*** Opening of Record extracts ***

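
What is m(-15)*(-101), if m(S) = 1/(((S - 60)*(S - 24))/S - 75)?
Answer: 101/270 ≈ 0.37407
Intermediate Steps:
m(S) = 1/(-75 + (-60 + S)*(-24 + S)/S) (m(S) = 1/(((-60 + S)*(-24 + S))/S - 75) = 1/((-60 + S)*(-24 + S)/S - 75) = 1/(-75 + (-60 + S)*(-24 + S)/S))
m(-15)*(-101) = -15/(1440 + (-15)² - 159*(-15))*(-101) = -15/(1440 + 225 + 2385)*(-101) = -15/4050*(-101) = -15*1/4050*(-101) = -1/270*(-101) = 101/270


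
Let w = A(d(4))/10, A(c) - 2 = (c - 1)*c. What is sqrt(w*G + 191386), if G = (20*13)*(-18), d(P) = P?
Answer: sqrt(184834) ≈ 429.92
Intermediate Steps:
G = -4680 (G = 260*(-18) = -4680)
A(c) = 2 + c*(-1 + c) (A(c) = 2 + (c - 1)*c = 2 + (-1 + c)*c = 2 + c*(-1 + c))
w = 7/5 (w = (2 + 4**2 - 1*4)/10 = (2 + 16 - 4)*(1/10) = 14*(1/10) = 7/5 ≈ 1.4000)
sqrt(w*G + 191386) = sqrt((7/5)*(-4680) + 191386) = sqrt(-6552 + 191386) = sqrt(184834)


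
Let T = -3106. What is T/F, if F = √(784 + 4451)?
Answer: -3106*√5235/5235 ≈ -42.928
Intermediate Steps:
F = √5235 ≈ 72.353
T/F = -3106*√5235/5235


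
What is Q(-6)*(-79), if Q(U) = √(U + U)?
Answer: -158*I*√3 ≈ -273.66*I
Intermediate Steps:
Q(U) = √2*√U (Q(U) = √(2*U) = √2*√U)
Q(-6)*(-79) = (√2*√(-6))*(-79) = (√2*(I*√6))*(-79) = (2*I*√3)*(-79) = -158*I*√3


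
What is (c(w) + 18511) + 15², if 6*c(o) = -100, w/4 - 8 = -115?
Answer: 56158/3 ≈ 18719.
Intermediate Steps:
w = -428 (w = 32 + 4*(-115) = 32 - 460 = -428)
c(o) = -50/3 (c(o) = (⅙)*(-100) = -50/3)
(c(w) + 18511) + 15² = (-50/3 + 18511) + 15² = 55483/3 + 225 = 56158/3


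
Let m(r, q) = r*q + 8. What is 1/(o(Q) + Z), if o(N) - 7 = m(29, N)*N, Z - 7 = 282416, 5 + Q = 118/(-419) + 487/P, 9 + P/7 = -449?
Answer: 1804492502596/511109336877149677 ≈ 3.5305e-6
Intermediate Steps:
P = -3206 (P = -63 + 7*(-449) = -63 - 3143 = -3206)
Q = -7298931/1343314 (Q = -5 + (118/(-419) + 487/(-3206)) = -5 + (118*(-1/419) + 487*(-1/3206)) = -5 + (-118/419 - 487/3206) = -5 - 582361/1343314 = -7298931/1343314 ≈ -5.4335)
m(r, q) = 8 + q*r (m(r, q) = q*r + 8 = 8 + q*r)
Z = 282423 (Z = 7 + 282416 = 282423)
o(N) = 7 + N*(8 + 29*N) (o(N) = 7 + (8 + N*29)*N = 7 + (8 + 29*N)*N = 7 + N*(8 + 29*N))
1/(o(Q) + Z) = 1/((7 - 7298931*(8 + 29*(-7298931/1343314))/1343314) + 282423) = 1/((7 - 7298931*(8 - 211668999/1343314)/1343314) + 282423) = 1/((7 - 7298931/1343314*(-200922487/1343314)) + 282423) = 1/((7 + 1466519368961397/1804492502596) + 282423) = 1/(1479150816479569/1804492502596 + 282423) = 1/(511109336877149677/1804492502596) = 1804492502596/511109336877149677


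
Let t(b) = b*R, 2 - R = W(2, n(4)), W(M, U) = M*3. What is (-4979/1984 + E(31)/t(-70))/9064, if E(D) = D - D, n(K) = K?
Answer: -4979/17982976 ≈ -0.00027687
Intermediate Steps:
W(M, U) = 3*M
R = -4 (R = 2 - 3*2 = 2 - 1*6 = 2 - 6 = -4)
t(b) = -4*b (t(b) = b*(-4) = -4*b)
E(D) = 0
(-4979/1984 + E(31)/t(-70))/9064 = (-4979/1984 + 0/((-4*(-70))))/9064 = (-4979*1/1984 + 0/280)*(1/9064) = (-4979/1984 + 0*(1/280))*(1/9064) = (-4979/1984 + 0)*(1/9064) = -4979/1984*1/9064 = -4979/17982976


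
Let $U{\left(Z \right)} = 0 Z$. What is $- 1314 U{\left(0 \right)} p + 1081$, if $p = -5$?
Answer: $1081$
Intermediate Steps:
$U{\left(Z \right)} = 0$
$- 1314 U{\left(0 \right)} p + 1081 = - 1314 \cdot 0 \left(-5\right) + 1081 = \left(-1314\right) 0 + 1081 = 0 + 1081 = 1081$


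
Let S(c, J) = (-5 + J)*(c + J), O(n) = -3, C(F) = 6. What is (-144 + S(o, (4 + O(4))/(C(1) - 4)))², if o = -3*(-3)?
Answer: 558009/16 ≈ 34876.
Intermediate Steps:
o = 9
S(c, J) = (-5 + J)*(J + c)
(-144 + S(o, (4 + O(4))/(C(1) - 4)))² = (-144 + (((4 - 3)/(6 - 4))² - 5*(4 - 3)/(6 - 4) - 5*9 + ((4 - 3)/(6 - 4))*9))² = (-144 + ((1/2)² - 5/2 - 45 + (1/2)*9))² = (-144 + ((1*(½))² - 5/2 - 45 + (1*(½))*9))² = (-144 + ((½)² - 5*½ - 45 + (½)*9))² = (-144 + (¼ - 5/2 - 45 + 9/2))² = (-144 - 171/4)² = (-747/4)² = 558009/16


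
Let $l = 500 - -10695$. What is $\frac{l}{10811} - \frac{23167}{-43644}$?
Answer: $\frac{739053017}{471835284} \approx 1.5663$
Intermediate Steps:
$l = 11195$ ($l = 500 + 10695 = 11195$)
$\frac{l}{10811} - \frac{23167}{-43644} = \frac{11195}{10811} - \frac{23167}{-43644} = 11195 \cdot \frac{1}{10811} - - \frac{23167}{43644} = \frac{11195}{10811} + \frac{23167}{43644} = \frac{739053017}{471835284}$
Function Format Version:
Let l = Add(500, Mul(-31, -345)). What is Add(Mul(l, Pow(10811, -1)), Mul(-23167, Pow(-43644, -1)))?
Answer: Rational(739053017, 471835284) ≈ 1.5663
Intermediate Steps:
l = 11195 (l = Add(500, 10695) = 11195)
Add(Mul(l, Pow(10811, -1)), Mul(-23167, Pow(-43644, -1))) = Add(Mul(11195, Pow(10811, -1)), Mul(-23167, Pow(-43644, -1))) = Add(Mul(11195, Rational(1, 10811)), Mul(-23167, Rational(-1, 43644))) = Add(Rational(11195, 10811), Rational(23167, 43644)) = Rational(739053017, 471835284)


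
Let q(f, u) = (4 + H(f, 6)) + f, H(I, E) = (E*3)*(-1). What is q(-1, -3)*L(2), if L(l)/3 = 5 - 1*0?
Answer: -225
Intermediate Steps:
H(I, E) = -3*E (H(I, E) = (3*E)*(-1) = -3*E)
q(f, u) = -14 + f (q(f, u) = (4 - 3*6) + f = (4 - 18) + f = -14 + f)
L(l) = 15 (L(l) = 3*(5 - 1*0) = 3*(5 + 0) = 3*5 = 15)
q(-1, -3)*L(2) = (-14 - 1)*15 = -15*15 = -225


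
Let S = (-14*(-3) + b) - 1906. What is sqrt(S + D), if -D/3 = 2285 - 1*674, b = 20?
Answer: I*sqrt(6677) ≈ 81.713*I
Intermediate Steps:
S = -1844 (S = (-14*(-3) + 20) - 1906 = (42 + 20) - 1906 = 62 - 1906 = -1844)
D = -4833 (D = -3*(2285 - 1*674) = -3*(2285 - 674) = -3*1611 = -4833)
sqrt(S + D) = sqrt(-1844 - 4833) = sqrt(-6677) = I*sqrt(6677)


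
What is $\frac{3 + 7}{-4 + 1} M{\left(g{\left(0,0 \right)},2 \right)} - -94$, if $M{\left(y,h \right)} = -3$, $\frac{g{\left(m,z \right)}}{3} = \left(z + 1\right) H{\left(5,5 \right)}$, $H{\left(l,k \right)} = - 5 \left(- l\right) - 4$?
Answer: $104$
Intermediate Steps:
$H{\left(l,k \right)} = -4 + 5 l$ ($H{\left(l,k \right)} = 5 l - 4 = -4 + 5 l$)
$g{\left(m,z \right)} = 63 + 63 z$ ($g{\left(m,z \right)} = 3 \left(z + 1\right) \left(-4 + 5 \cdot 5\right) = 3 \left(1 + z\right) \left(-4 + 25\right) = 3 \left(1 + z\right) 21 = 3 \left(21 + 21 z\right) = 63 + 63 z$)
$\frac{3 + 7}{-4 + 1} M{\left(g{\left(0,0 \right)},2 \right)} - -94 = \frac{3 + 7}{-4 + 1} \left(-3\right) - -94 = \frac{10}{-3} \left(-3\right) + 94 = 10 \left(- \frac{1}{3}\right) \left(-3\right) + 94 = \left(- \frac{10}{3}\right) \left(-3\right) + 94 = 10 + 94 = 104$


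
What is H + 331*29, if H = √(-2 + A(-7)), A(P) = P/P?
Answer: 9599 + I ≈ 9599.0 + 1.0*I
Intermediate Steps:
A(P) = 1
H = I (H = √(-2 + 1) = √(-1) = I ≈ 1.0*I)
H + 331*29 = I + 331*29 = I + 9599 = 9599 + I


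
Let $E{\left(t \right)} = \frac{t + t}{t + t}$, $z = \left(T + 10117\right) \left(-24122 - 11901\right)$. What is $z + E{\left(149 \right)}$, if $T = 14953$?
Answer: $-903096609$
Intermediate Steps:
$z = -903096610$ ($z = \left(14953 + 10117\right) \left(-24122 - 11901\right) = 25070 \left(-36023\right) = -903096610$)
$E{\left(t \right)} = 1$ ($E{\left(t \right)} = \frac{2 t}{2 t} = 2 t \frac{1}{2 t} = 1$)
$z + E{\left(149 \right)} = -903096610 + 1 = -903096609$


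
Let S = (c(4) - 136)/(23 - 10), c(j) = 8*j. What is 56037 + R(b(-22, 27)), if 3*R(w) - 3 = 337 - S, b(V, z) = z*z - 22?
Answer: 56153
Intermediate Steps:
b(V, z) = -22 + z**2 (b(V, z) = z**2 - 22 = -22 + z**2)
S = -8 (S = (8*4 - 136)/(23 - 10) = (32 - 136)/13 = -104*1/13 = -8)
R(w) = 116 (R(w) = 1 + (337 - 1*(-8))/3 = 1 + (337 + 8)/3 = 1 + (1/3)*345 = 1 + 115 = 116)
56037 + R(b(-22, 27)) = 56037 + 116 = 56153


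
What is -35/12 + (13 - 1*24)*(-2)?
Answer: 229/12 ≈ 19.083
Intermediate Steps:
-35/12 + (13 - 1*24)*(-2) = -35*1/12 + (13 - 24)*(-2) = -35/12 - 11*(-2) = -35/12 + 22 = 229/12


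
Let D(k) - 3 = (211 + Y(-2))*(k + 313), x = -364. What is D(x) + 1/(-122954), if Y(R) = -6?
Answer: -1285115209/122954 ≈ -10452.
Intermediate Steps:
D(k) = 64168 + 205*k (D(k) = 3 + (211 - 6)*(k + 313) = 3 + 205*(313 + k) = 3 + (64165 + 205*k) = 64168 + 205*k)
D(x) + 1/(-122954) = (64168 + 205*(-364)) + 1/(-122954) = (64168 - 74620) - 1/122954 = -10452 - 1/122954 = -1285115209/122954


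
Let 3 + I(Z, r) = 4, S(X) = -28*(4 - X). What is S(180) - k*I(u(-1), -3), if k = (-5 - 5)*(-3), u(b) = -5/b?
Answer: 4898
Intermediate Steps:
S(X) = -112 + 28*X
I(Z, r) = 1 (I(Z, r) = -3 + 4 = 1)
k = 30 (k = -10*(-3) = 30)
S(180) - k*I(u(-1), -3) = (-112 + 28*180) - 30 = (-112 + 5040) - 1*30 = 4928 - 30 = 4898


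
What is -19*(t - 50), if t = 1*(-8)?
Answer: 1102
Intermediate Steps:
t = -8
-19*(t - 50) = -19*(-8 - 50) = -19*(-58) = 1102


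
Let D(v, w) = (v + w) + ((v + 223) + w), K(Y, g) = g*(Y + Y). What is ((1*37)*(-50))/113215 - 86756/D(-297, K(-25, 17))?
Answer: 1963649838/46893653 ≈ 41.875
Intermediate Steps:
K(Y, g) = 2*Y*g (K(Y, g) = g*(2*Y) = 2*Y*g)
D(v, w) = 223 + 2*v + 2*w (D(v, w) = (v + w) + ((223 + v) + w) = (v + w) + (223 + v + w) = 223 + 2*v + 2*w)
((1*37)*(-50))/113215 - 86756/D(-297, K(-25, 17)) = ((1*37)*(-50))/113215 - 86756/(223 + 2*(-297) + 2*(2*(-25)*17)) = (37*(-50))*(1/113215) - 86756/(223 - 594 + 2*(-850)) = -1850*1/113215 - 86756/(223 - 594 - 1700) = -370/22643 - 86756/(-2071) = -370/22643 - 86756*(-1/2071) = -370/22643 + 86756/2071 = 1963649838/46893653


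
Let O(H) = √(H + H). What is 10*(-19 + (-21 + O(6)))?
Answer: -400 + 20*√3 ≈ -365.36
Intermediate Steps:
O(H) = √2*√H (O(H) = √(2*H) = √2*√H)
10*(-19 + (-21 + O(6))) = 10*(-19 + (-21 + √2*√6)) = 10*(-19 + (-21 + 2*√3)) = 10*(-40 + 2*√3) = -400 + 20*√3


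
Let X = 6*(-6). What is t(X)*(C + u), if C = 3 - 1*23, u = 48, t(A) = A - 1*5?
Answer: -1148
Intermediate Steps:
X = -36
t(A) = -5 + A (t(A) = A - 5 = -5 + A)
C = -20 (C = 3 - 23 = -20)
t(X)*(C + u) = (-5 - 36)*(-20 + 48) = -41*28 = -1148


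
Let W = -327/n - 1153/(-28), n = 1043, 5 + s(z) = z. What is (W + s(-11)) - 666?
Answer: -2674815/4172 ≈ -641.13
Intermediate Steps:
s(z) = -5 + z
W = 170489/4172 (W = -327/1043 - 1153/(-28) = -327*1/1043 - 1153*(-1/28) = -327/1043 + 1153/28 = 170489/4172 ≈ 40.865)
(W + s(-11)) - 666 = (170489/4172 + (-5 - 11)) - 666 = (170489/4172 - 16) - 666 = 103737/4172 - 666 = -2674815/4172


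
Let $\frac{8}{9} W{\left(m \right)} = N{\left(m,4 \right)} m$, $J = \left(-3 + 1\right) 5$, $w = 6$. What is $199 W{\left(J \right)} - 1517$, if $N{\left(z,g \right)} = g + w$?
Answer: $- \frac{47809}{2} \approx -23905.0$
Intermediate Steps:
$J = -10$ ($J = \left(-2\right) 5 = -10$)
$N{\left(z,g \right)} = 6 + g$ ($N{\left(z,g \right)} = g + 6 = 6 + g$)
$W{\left(m \right)} = \frac{45 m}{4}$ ($W{\left(m \right)} = \frac{9 \left(6 + 4\right) m}{8} = \frac{9 \cdot 10 m}{8} = \frac{45 m}{4}$)
$199 W{\left(J \right)} - 1517 = 199 \cdot \frac{45}{4} \left(-10\right) - 1517 = 199 \left(- \frac{225}{2}\right) - 1517 = - \frac{44775}{2} - 1517 = - \frac{47809}{2}$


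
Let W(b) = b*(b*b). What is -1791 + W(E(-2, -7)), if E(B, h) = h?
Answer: -2134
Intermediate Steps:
W(b) = b**3 (W(b) = b*b**2 = b**3)
-1791 + W(E(-2, -7)) = -1791 + (-7)**3 = -1791 - 343 = -2134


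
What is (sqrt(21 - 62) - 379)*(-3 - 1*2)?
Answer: 1895 - 5*I*sqrt(41) ≈ 1895.0 - 32.016*I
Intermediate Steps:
(sqrt(21 - 62) - 379)*(-3 - 1*2) = (sqrt(-41) - 379)*(-3 - 2) = (I*sqrt(41) - 379)*(-5) = (-379 + I*sqrt(41))*(-5) = 1895 - 5*I*sqrt(41)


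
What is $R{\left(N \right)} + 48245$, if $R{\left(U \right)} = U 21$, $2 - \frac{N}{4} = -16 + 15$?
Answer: $48497$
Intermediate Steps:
$N = 12$ ($N = 8 - 4 \left(-16 + 15\right) = 8 - -4 = 8 + 4 = 12$)
$R{\left(U \right)} = 21 U$
$R{\left(N \right)} + 48245 = 21 \cdot 12 + 48245 = 252 + 48245 = 48497$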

*** Close of Record extracts ***

● **Try it**: Going down from the first line of the entries above, restate each line word for word until the line holding "Answer: sqrt(184834) ≈ 429.92" is done.

● **The completed task**:
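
What is m(-15)*(-101), if m(S) = 1/(((S - 60)*(S - 24))/S - 75)?
Answer: 101/270 ≈ 0.37407
Intermediate Steps:
m(S) = 1/(-75 + (-60 + S)*(-24 + S)/S) (m(S) = 1/(((-60 + S)*(-24 + S))/S - 75) = 1/((-60 + S)*(-24 + S)/S - 75) = 1/(-75 + (-60 + S)*(-24 + S)/S))
m(-15)*(-101) = -15/(1440 + (-15)² - 159*(-15))*(-101) = -15/(1440 + 225 + 2385)*(-101) = -15/4050*(-101) = -15*1/4050*(-101) = -1/270*(-101) = 101/270


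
Let w = A(d(4))/10, A(c) - 2 = (c - 1)*c. What is sqrt(w*G + 191386), if G = (20*13)*(-18), d(P) = P?
Answer: sqrt(184834) ≈ 429.92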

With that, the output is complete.